--- Data listing Enclosed Below ---

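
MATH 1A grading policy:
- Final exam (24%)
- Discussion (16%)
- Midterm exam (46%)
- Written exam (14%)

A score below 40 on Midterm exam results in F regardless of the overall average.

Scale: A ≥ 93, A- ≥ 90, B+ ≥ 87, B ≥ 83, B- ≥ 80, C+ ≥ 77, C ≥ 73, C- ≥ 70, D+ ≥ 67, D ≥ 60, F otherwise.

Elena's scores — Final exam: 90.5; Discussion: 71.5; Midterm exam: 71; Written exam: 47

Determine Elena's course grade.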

--- End of Enclosed Data listing ---

## What the task asks
May I have exactly the lines from the one containing "A score below" through the last line of the data, both included?

## Response area
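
A score below 40 on Midterm exam results in F regardless of the overall average.

Scale: A ≥ 93, A- ≥ 90, B+ ≥ 87, B ≥ 83, B- ≥ 80, C+ ≥ 77, C ≥ 73, C- ≥ 70, D+ ≥ 67, D ≥ 60, F otherwise.

Elena's scores — Final exam: 90.5; Discussion: 71.5; Midterm exam: 71; Written exam: 47

Determine Elena's course grade.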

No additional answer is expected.